» Material for this exercise:
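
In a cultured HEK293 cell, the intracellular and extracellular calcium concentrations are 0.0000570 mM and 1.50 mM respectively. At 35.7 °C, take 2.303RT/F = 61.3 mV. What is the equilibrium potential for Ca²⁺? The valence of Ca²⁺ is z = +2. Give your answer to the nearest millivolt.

E = (61.3/z) · log₁₀([Ca²⁺]_out/[Ca²⁺]_in) with z = +2.
= (61.3/2) · log₁₀(1.50/0.0000570) = 30.65 · log₁₀(2.632e+04)
= 30.65 · (4.4202) = 135.48 mV

135 mV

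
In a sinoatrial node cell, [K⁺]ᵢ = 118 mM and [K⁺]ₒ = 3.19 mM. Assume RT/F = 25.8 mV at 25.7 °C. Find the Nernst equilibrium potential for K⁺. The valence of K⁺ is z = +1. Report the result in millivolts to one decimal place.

-93.2 mV

E = (25.8/z) · ln([K⁺]_out/[K⁺]_in) with z = +1.
= (25.8/1) · ln(3.19/118) = 25.80 · ln(0.02703)
= 25.80 · (-3.6107) = -93.16 mV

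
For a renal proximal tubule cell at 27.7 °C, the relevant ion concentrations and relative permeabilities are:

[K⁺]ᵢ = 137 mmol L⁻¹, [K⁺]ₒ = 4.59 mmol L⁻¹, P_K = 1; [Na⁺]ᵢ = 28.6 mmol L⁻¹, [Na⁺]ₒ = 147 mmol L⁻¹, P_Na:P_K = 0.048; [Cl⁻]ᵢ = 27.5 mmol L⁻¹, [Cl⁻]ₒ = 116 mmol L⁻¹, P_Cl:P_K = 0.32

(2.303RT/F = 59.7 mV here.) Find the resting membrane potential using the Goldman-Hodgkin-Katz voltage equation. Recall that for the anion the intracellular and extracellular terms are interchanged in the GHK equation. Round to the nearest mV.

Vm = 59.7 · log₁₀[(Σ P·[cation]ₒ + Σ P·[anion]ᵢ) / (Σ P·[cation]ᵢ + Σ P·[anion]ₒ)]
Numerator = 1×4.59 + 0.048×147 + 0.32×27.5 = 20.45
Denominator = 1×137 + 0.048×28.6 + 0.32×116 = 175.5
Vm = 59.7 · log₁₀(0.11651) = 59.7 × (-0.9337) = -55.74 mV

-56 mV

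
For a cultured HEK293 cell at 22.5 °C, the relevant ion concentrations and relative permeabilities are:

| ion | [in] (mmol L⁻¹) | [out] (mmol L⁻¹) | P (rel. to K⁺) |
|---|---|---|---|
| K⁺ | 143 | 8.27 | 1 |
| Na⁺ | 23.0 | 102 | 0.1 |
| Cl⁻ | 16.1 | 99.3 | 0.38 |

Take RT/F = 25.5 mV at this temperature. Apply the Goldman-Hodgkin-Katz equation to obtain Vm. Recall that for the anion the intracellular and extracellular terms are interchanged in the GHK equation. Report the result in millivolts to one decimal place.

-51.2 mV

Vm = 25.5 · ln[(Σ P·[cation]ₒ + Σ P·[anion]ᵢ) / (Σ P·[cation]ᵢ + Σ P·[anion]ₒ)]
Numerator = 1×8.27 + 0.1×102 + 0.38×16.1 = 24.59
Denominator = 1×143 + 0.1×23.0 + 0.38×99.3 = 183
Vm = 25.5 · ln(0.13434) = 25.5 × (-2.0074) = -51.19 mV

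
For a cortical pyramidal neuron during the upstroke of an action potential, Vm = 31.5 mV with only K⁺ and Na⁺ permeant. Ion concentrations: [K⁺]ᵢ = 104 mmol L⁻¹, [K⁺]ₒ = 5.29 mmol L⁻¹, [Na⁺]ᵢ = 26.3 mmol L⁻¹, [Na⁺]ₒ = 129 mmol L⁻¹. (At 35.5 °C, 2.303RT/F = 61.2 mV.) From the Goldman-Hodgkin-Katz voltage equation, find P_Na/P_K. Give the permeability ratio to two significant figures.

7.8

Let α = P_Na/P_K. GHK: Vm = 61.2·log₁₀[(Kₒ + α·Naₒ)/(Kᵢ + α·Naᵢ)].
10^(Vm/61.2) = 10^(31.5/61.2) = 3.2712
So 3.2712·(Kᵢ + α·Naᵢ) = Kₒ + α·Naₒ → α = (3.2712·104.0 − 5.29) / (129.0 − 3.2712·26.3)
α = (340.2 − 5.29) / (129.0 − 86.03) = 334.9/42.97 = 7.795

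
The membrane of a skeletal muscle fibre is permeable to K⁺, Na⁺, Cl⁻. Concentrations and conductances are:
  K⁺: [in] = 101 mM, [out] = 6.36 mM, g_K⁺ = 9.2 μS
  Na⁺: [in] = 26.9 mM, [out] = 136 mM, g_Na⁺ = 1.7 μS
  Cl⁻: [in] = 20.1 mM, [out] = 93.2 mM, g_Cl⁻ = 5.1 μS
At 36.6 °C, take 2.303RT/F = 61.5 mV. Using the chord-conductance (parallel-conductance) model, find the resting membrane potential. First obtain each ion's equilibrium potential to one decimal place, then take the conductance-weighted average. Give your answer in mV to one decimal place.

E_K⁺ = (61.5/1)·log₁₀(6.36/101) = -73.9 mV
E_Na⁺ = (61.5/1)·log₁₀(136/26.9) = 43.3 mV
E_Cl⁻ = (61.5/-1)·log₁₀(93.2/20.1) = -41.0 mV
Vm = (Σ gᵢEᵢ)/(Σ gᵢ) = (9.2·-73.9 + 1.7·43.3 + 5.1·-41.0) / (9.2 + 1.7 + 5.1)
= -815.37 / 16 = -50.96 mV

-51.0 mV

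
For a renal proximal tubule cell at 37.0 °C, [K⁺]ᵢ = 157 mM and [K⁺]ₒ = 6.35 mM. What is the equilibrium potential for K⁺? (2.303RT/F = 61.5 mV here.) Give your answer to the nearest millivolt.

E = (61.5/z) · log₁₀([K⁺]_out/[K⁺]_in) with z = +1.
= (61.5/1) · log₁₀(6.35/157) = 61.50 · log₁₀(0.04045)
= 61.50 · (-1.3931) = -85.68 mV

-86 mV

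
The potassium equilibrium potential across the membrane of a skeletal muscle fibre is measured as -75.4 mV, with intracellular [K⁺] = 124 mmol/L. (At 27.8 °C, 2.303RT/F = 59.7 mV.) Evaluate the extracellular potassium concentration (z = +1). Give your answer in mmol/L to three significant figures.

6.77 mmol/L

Nernst: E = (59.7/1) · log₁₀([out]/[in]), so log₁₀([out]/[in]) = -75.4 × 1 / 59.7 = -1.2630.
[out]/[in] = 10^(-1.2630) = 0.05458.
[out] = 0.05458 × 124 = 6.768 mmol/L.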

» What you should do: All of the material shown above should be written out exactly.

» Solution to this problem:
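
In a cultured HEK293 cell, the intracellular and extracellular calcium concentrations are 0.0000570 mM and 1.50 mM respectively. At 35.7 °C, take 2.303RT/F = 61.3 mV. What is the equilibrium potential for Ca²⁺? The valence of Ca²⁺ is z = +2. Give your answer to the nearest millivolt.

E = (61.3/z) · log₁₀([Ca²⁺]_out/[Ca²⁺]_in) with z = +2.
= (61.3/2) · log₁₀(1.50/0.0000570) = 30.65 · log₁₀(2.632e+04)
= 30.65 · (4.4202) = 135.48 mV

135 mV

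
In a sinoatrial node cell, [K⁺]ᵢ = 118 mM and [K⁺]ₒ = 3.19 mM. Assume RT/F = 25.8 mV at 25.7 °C. Find the Nernst equilibrium potential for K⁺. The valence of K⁺ is z = +1. Report the result in millivolts to one decimal place.

-93.2 mV

E = (25.8/z) · ln([K⁺]_out/[K⁺]_in) with z = +1.
= (25.8/1) · ln(3.19/118) = 25.80 · ln(0.02703)
= 25.80 · (-3.6107) = -93.16 mV

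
For a renal proximal tubule cell at 27.7 °C, the relevant ion concentrations and relative permeabilities are:

[K⁺]ᵢ = 137 mmol L⁻¹, [K⁺]ₒ = 4.59 mmol L⁻¹, P_K = 1; [Na⁺]ᵢ = 28.6 mmol L⁻¹, [Na⁺]ₒ = 147 mmol L⁻¹, P_Na:P_K = 0.048; [Cl⁻]ᵢ = 27.5 mmol L⁻¹, [Cl⁻]ₒ = 116 mmol L⁻¹, P_Cl:P_K = 0.32

(2.303RT/F = 59.7 mV here.) Find the resting membrane potential using the Goldman-Hodgkin-Katz voltage equation. Recall that for the anion the intracellular and extracellular terms are interchanged in the GHK equation. Round to the nearest mV.

Vm = 59.7 · log₁₀[(Σ P·[cation]ₒ + Σ P·[anion]ᵢ) / (Σ P·[cation]ᵢ + Σ P·[anion]ₒ)]
Numerator = 1×4.59 + 0.048×147 + 0.32×27.5 = 20.45
Denominator = 1×137 + 0.048×28.6 + 0.32×116 = 175.5
Vm = 59.7 · log₁₀(0.11651) = 59.7 × (-0.9337) = -55.74 mV

-56 mV

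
For a cultured HEK293 cell at 22.5 °C, the relevant ion concentrations and relative permeabilities are:

| ion | [in] (mmol L⁻¹) | [out] (mmol L⁻¹) | P (rel. to K⁺) |
|---|---|---|---|
| K⁺ | 143 | 8.27 | 1 |
| Na⁺ | 23.0 | 102 | 0.1 |
| Cl⁻ | 16.1 | 99.3 | 0.38 |

Take RT/F = 25.5 mV at this temperature. Apply the Goldman-Hodgkin-Katz equation to obtain Vm. Recall that for the anion the intracellular and extracellular terms are interchanged in the GHK equation. Report the result in millivolts to one decimal place.

-51.2 mV

Vm = 25.5 · ln[(Σ P·[cation]ₒ + Σ P·[anion]ᵢ) / (Σ P·[cation]ᵢ + Σ P·[anion]ₒ)]
Numerator = 1×8.27 + 0.1×102 + 0.38×16.1 = 24.59
Denominator = 1×143 + 0.1×23.0 + 0.38×99.3 = 183
Vm = 25.5 · ln(0.13434) = 25.5 × (-2.0074) = -51.19 mV

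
For a cortical pyramidal neuron during the upstroke of an action potential, Vm = 31.5 mV with only K⁺ and Na⁺ permeant. Ion concentrations: [K⁺]ᵢ = 104 mmol L⁻¹, [K⁺]ₒ = 5.29 mmol L⁻¹, [Na⁺]ᵢ = 26.3 mmol L⁻¹, [Na⁺]ₒ = 129 mmol L⁻¹. (At 35.5 °C, 2.303RT/F = 61.2 mV.) From the Goldman-Hodgkin-Katz voltage equation, find P_Na/P_K. Give the permeability ratio to two significant figures.

7.8

Let α = P_Na/P_K. GHK: Vm = 61.2·log₁₀[(Kₒ + α·Naₒ)/(Kᵢ + α·Naᵢ)].
10^(Vm/61.2) = 10^(31.5/61.2) = 3.2712
So 3.2712·(Kᵢ + α·Naᵢ) = Kₒ + α·Naₒ → α = (3.2712·104.0 − 5.29) / (129.0 − 3.2712·26.3)
α = (340.2 − 5.29) / (129.0 − 86.03) = 334.9/42.97 = 7.795

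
The membrane of a skeletal muscle fibre is permeable to K⁺, Na⁺, Cl⁻. Concentrations and conductances are:
  K⁺: [in] = 101 mM, [out] = 6.36 mM, g_K⁺ = 9.2 μS
  Na⁺: [in] = 26.9 mM, [out] = 136 mM, g_Na⁺ = 1.7 μS
  Cl⁻: [in] = 20.1 mM, [out] = 93.2 mM, g_Cl⁻ = 5.1 μS
At 36.6 °C, take 2.303RT/F = 61.5 mV. Using the chord-conductance (parallel-conductance) model, find the resting membrane potential. First obtain each ion's equilibrium potential to one decimal place, then take the conductance-weighted average. Give your answer in mV to one decimal place.

E_K⁺ = (61.5/1)·log₁₀(6.36/101) = -73.9 mV
E_Na⁺ = (61.5/1)·log₁₀(136/26.9) = 43.3 mV
E_Cl⁻ = (61.5/-1)·log₁₀(93.2/20.1) = -41.0 mV
Vm = (Σ gᵢEᵢ)/(Σ gᵢ) = (9.2·-73.9 + 1.7·43.3 + 5.1·-41.0) / (9.2 + 1.7 + 5.1)
= -815.37 / 16 = -50.96 mV

-51.0 mV

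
For a renal proximal tubule cell at 37.0 °C, [K⁺]ᵢ = 157 mM and [K⁺]ₒ = 6.35 mM. What is the equilibrium potential for K⁺? (2.303RT/F = 61.5 mV here.) Give your answer to the nearest millivolt.

E = (61.5/z) · log₁₀([K⁺]_out/[K⁺]_in) with z = +1.
= (61.5/1) · log₁₀(6.35/157) = 61.50 · log₁₀(0.04045)
= 61.50 · (-1.3931) = -85.68 mV

-86 mV

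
The potassium equilibrium potential across the membrane of a skeletal muscle fibre is measured as -75.4 mV, with intracellular [K⁺] = 124 mmol/L. (At 27.8 °C, 2.303RT/F = 59.7 mV.) Evaluate the extracellular potassium concentration (z = +1). Give your answer in mmol/L to three significant figures.

6.77 mmol/L

Nernst: E = (59.7/1) · log₁₀([out]/[in]), so log₁₀([out]/[in]) = -75.4 × 1 / 59.7 = -1.2630.
[out]/[in] = 10^(-1.2630) = 0.05458.
[out] = 0.05458 × 124 = 6.768 mmol/L.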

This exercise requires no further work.